Your instructions:
Each record must appear in your answer exactly as it does below.

---

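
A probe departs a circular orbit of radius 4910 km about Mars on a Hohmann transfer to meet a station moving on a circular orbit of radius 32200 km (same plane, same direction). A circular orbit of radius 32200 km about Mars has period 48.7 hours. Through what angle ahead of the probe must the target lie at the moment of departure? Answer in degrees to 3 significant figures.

φ = 101°

From Kepler's third law T² = 4π²r³/μ at r = 32200 km, T = 48.7 hours = 48.7 × 3600 s = 1.7532×10^5 s: μ = 4π²r³/T² = 42881.0 km³/s².
Transfer-ellipse semi-major axis a_t = (r₁ + r₂)/2 = (4910 + 32200)/2 = 18555 km.
Transfer time t = π√(a_t³/μ) = 38345 s.
Target angular speed ω₂ = √(μ/r₂³) = 3.5838×10^-5 rad/s.
Angle swept by the target during transfer: ω₂·t = 1.3742 rad = 78.74°.
The probe traverses 180° on the transfer ellipse, so the target must lead by 180° − 78.74° = 101°.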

---

Result:
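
A probe departs a circular orbit of radius 4910 km about Mars on a Hohmann transfer to meet a station moving on a circular orbit of radius 32200 km (same plane, same direction). A circular orbit of radius 32200 km about Mars has period 48.7 hours. Through what angle ahead of the probe must the target lie at the moment of departure? Answer in degrees to 3 significant figures.

φ = 101°

From Kepler's third law T² = 4π²r³/μ at r = 32200 km, T = 48.7 hours = 48.7 × 3600 s = 1.7532×10^5 s: μ = 4π²r³/T² = 42881.0 km³/s².
Transfer-ellipse semi-major axis a_t = (r₁ + r₂)/2 = (4910 + 32200)/2 = 18555 km.
Transfer time t = π√(a_t³/μ) = 38345 s.
Target angular speed ω₂ = √(μ/r₂³) = 3.5838×10^-5 rad/s.
Angle swept by the target during transfer: ω₂·t = 1.3742 rad = 78.74°.
The probe traverses 180° on the transfer ellipse, so the target must lead by 180° − 78.74° = 101°.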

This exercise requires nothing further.